[Opening Record extracts section]

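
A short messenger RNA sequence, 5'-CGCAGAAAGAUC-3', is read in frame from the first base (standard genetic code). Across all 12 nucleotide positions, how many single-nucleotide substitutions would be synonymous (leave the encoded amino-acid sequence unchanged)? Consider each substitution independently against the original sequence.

8

Codon 1 (CGC, Arg): 3 synonymous substitutions.
Codon 2 (AGA, Arg): 2 synonymous substitutions.
Codon 3 (AAG, Lys): 1 synonymous substitution.
Codon 4 (AUC, Ile): 2 synonymous substitutions.
Total: 3 + 2 + 1 + 2 = 8.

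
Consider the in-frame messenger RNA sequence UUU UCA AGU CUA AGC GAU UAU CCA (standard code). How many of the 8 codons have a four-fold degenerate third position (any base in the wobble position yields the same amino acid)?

3

Codon 1 UUU (Phe): third position 2-fold.
Codon 2 UCA (Ser): third position 4-fold.
Codon 3 AGU (Ser): third position 2-fold.
Codon 4 CUA (Leu): third position 4-fold.
Codon 5 AGC (Ser): third position 2-fold.
Codon 6 GAU (Asp): third position 2-fold.
Codon 7 UAU (Tyr): third position 2-fold.
Codon 8 CCA (Pro): third position 4-fold.
Four-fold degenerate third positions: 3.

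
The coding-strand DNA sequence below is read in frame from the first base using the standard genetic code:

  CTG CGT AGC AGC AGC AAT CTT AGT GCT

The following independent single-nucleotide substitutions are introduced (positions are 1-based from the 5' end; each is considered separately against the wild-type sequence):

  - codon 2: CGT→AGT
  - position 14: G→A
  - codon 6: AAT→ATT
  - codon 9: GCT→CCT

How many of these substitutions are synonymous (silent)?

Codon 2: CGT (Arg) → AGT (Ser) — missense.
Codon 5: AGC (Ser) → AAC (Asn) — missense.
Codon 6: AAT (Asn) → ATT (Ile) — missense.
Codon 9: GCT (Ala) → CCT (Pro) — missense.
Synonymous: 0 of 4.

0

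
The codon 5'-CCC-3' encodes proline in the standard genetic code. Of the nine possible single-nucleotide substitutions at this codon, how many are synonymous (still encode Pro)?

3

Position 1: none → 0 synonymous.
Position 2: none → 0 synonymous.
Position 3: CCT, CCA, CCG → 3 synonymous.
Total: 0 + 0 + 3 = 3.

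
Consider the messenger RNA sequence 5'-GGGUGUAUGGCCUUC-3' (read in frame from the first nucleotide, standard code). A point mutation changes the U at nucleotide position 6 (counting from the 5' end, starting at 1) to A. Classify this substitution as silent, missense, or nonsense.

Position 6 falls in codon 2: UGU → Cys.
After the substitution the codon is UGA → Stop.
The new codon is a stop codon, so this is a nonsense mutation.

nonsense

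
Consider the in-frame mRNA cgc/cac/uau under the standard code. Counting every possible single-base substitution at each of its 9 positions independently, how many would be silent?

5

Codon 1 (CGC, Arg): 3 synonymous substitutions.
Codon 2 (CAC, His): 1 synonymous substitution.
Codon 3 (UAU, Tyr): 1 synonymous substitution.
Total: 3 + 1 + 1 = 5.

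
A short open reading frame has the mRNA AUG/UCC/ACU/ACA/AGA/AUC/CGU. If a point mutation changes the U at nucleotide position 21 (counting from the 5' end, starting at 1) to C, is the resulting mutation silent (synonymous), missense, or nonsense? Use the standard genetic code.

Position 21 falls in codon 7: CGU → Arg.
After the substitution the codon is CGC → Arg.
Both encode Arg, so the change is synonymous.

silent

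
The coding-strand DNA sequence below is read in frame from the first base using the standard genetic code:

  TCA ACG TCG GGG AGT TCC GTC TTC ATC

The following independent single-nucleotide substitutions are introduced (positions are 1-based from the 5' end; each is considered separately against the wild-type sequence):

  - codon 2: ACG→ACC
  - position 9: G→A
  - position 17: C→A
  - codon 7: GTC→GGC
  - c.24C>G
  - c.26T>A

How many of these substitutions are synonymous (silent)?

2

Codon 2: ACG (Thr) → ACC (Thr) — synonymous.
Codon 3: TCG (Ser) → TCA (Ser) — synonymous.
Codon 6: TCC (Ser) → TAC (Tyr) — missense.
Codon 7: GTC (Val) → GGC (Gly) — missense.
Codon 8: TTC (Phe) → TTG (Leu) — missense.
Codon 9: ATC (Ile) → AAC (Asn) — missense.
Synonymous: 2 of 6.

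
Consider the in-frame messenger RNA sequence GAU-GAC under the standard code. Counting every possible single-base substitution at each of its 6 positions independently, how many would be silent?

Codon 1 (GAU, Asp): 1 synonymous substitution.
Codon 2 (GAC, Asp): 1 synonymous substitution.
Total: 1 + 1 = 2.

2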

[Closing Record extracts section]

• [What is expected] The records above need to be duplicated. Keep every word unchanged.

• [Response box]
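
A short messenger RNA sequence, 5'-CGCAGAAAGAUC-3', is read in frame from the first base (standard genetic code). Across all 12 nucleotide positions, how many single-nucleotide substitutions would be synonymous (leave the encoded amino-acid sequence unchanged)? Consider each substitution independently against the original sequence.

8

Codon 1 (CGC, Arg): 3 synonymous substitutions.
Codon 2 (AGA, Arg): 2 synonymous substitutions.
Codon 3 (AAG, Lys): 1 synonymous substitution.
Codon 4 (AUC, Ile): 2 synonymous substitutions.
Total: 3 + 2 + 1 + 2 = 8.

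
Consider the in-frame messenger RNA sequence UUU UCA AGU CUA AGC GAU UAU CCA (standard code). How many of the 8 codons have a four-fold degenerate third position (any base in the wobble position yields the same amino acid)?

3

Codon 1 UUU (Phe): third position 2-fold.
Codon 2 UCA (Ser): third position 4-fold.
Codon 3 AGU (Ser): third position 2-fold.
Codon 4 CUA (Leu): third position 4-fold.
Codon 5 AGC (Ser): third position 2-fold.
Codon 6 GAU (Asp): third position 2-fold.
Codon 7 UAU (Tyr): third position 2-fold.
Codon 8 CCA (Pro): third position 4-fold.
Four-fold degenerate third positions: 3.

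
The coding-strand DNA sequence below is read in frame from the first base using the standard genetic code:

  CTG CGT AGC AGC AGC AAT CTT AGT GCT

The following independent single-nucleotide substitutions are introduced (positions are 1-based from the 5' end; each is considered separately against the wild-type sequence):

  - codon 2: CGT→AGT
  - position 14: G→A
  - codon 6: AAT→ATT
  - codon 9: GCT→CCT

How many of these substitutions are synonymous (silent)?

Codon 2: CGT (Arg) → AGT (Ser) — missense.
Codon 5: AGC (Ser) → AAC (Asn) — missense.
Codon 6: AAT (Asn) → ATT (Ile) — missense.
Codon 9: GCT (Ala) → CCT (Pro) — missense.
Synonymous: 0 of 4.

0

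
The codon 5'-CCC-3' encodes proline in the standard genetic code. Of the nine possible single-nucleotide substitutions at this codon, how many are synonymous (still encode Pro)?

3

Position 1: none → 0 synonymous.
Position 2: none → 0 synonymous.
Position 3: CCT, CCA, CCG → 3 synonymous.
Total: 0 + 0 + 3 = 3.

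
Consider the messenger RNA sequence 5'-GGGUGUAUGGCCUUC-3' (read in frame from the first nucleotide, standard code). A point mutation changes the U at nucleotide position 6 (counting from the 5' end, starting at 1) to A. Classify this substitution as silent, missense, or nonsense.

Position 6 falls in codon 2: UGU → Cys.
After the substitution the codon is UGA → Stop.
The new codon is a stop codon, so this is a nonsense mutation.

nonsense

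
Consider the in-frame mRNA cgc/cac/uau under the standard code. Counting every possible single-base substitution at each of its 9 positions independently, how many would be silent?

5

Codon 1 (CGC, Arg): 3 synonymous substitutions.
Codon 2 (CAC, His): 1 synonymous substitution.
Codon 3 (UAU, Tyr): 1 synonymous substitution.
Total: 3 + 1 + 1 = 5.

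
A short open reading frame has the mRNA AUG/UCC/ACU/ACA/AGA/AUC/CGU. If a point mutation changes the U at nucleotide position 21 (counting from the 5' end, starting at 1) to C, is the resulting mutation silent (synonymous), missense, or nonsense? Use the standard genetic code.

Position 21 falls in codon 7: CGU → Arg.
After the substitution the codon is CGC → Arg.
Both encode Arg, so the change is synonymous.

silent

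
The coding-strand DNA sequence below is read in frame from the first base using the standard genetic code:

  TCA ACG TCG GGG AGT TCC GTC TTC ATC

The following independent single-nucleotide substitutions are introduced (positions are 1-based from the 5' end; each is considered separately against the wild-type sequence):

  - codon 2: ACG→ACC
  - position 9: G→A
  - position 17: C→A
  - codon 7: GTC→GGC
  - c.24C>G
  - c.26T>A

How many of these substitutions are synonymous (silent)?

2

Codon 2: ACG (Thr) → ACC (Thr) — synonymous.
Codon 3: TCG (Ser) → TCA (Ser) — synonymous.
Codon 6: TCC (Ser) → TAC (Tyr) — missense.
Codon 7: GTC (Val) → GGC (Gly) — missense.
Codon 8: TTC (Phe) → TTG (Leu) — missense.
Codon 9: ATC (Ile) → AAC (Asn) — missense.
Synonymous: 2 of 6.

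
Consider the in-frame messenger RNA sequence GAU-GAC under the standard code. Counting every possible single-base substitution at each of its 6 positions independently, how many would be silent?

Codon 1 (GAU, Asp): 1 synonymous substitution.
Codon 2 (GAC, Asp): 1 synonymous substitution.
Total: 1 + 1 = 2.

2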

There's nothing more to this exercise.